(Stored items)

################

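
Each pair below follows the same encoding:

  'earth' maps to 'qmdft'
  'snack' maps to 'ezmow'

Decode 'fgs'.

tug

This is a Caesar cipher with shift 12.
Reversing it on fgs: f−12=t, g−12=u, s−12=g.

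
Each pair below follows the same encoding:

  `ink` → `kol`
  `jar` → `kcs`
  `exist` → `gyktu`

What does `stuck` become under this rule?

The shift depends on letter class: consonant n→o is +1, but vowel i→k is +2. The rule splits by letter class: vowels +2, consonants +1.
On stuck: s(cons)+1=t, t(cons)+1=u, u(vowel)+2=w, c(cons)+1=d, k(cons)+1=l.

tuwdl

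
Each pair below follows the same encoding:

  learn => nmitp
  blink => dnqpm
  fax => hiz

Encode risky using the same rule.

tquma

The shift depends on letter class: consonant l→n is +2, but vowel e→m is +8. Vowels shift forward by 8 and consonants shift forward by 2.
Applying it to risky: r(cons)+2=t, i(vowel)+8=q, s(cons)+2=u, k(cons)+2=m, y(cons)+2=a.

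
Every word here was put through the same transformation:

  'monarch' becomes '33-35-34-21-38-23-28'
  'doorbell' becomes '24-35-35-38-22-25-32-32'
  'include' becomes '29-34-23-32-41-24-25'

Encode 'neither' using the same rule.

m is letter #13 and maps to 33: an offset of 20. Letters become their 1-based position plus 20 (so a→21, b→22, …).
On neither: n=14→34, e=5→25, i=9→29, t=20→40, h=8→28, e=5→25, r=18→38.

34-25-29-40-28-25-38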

################

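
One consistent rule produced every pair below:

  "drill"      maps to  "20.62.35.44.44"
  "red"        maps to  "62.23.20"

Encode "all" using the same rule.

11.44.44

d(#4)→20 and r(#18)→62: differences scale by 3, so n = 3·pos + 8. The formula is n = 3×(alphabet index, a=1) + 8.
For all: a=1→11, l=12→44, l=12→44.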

################

Goal of the exercise => Look over the records above and say, with no extra words, how many lines include "becomes".

Written response => 3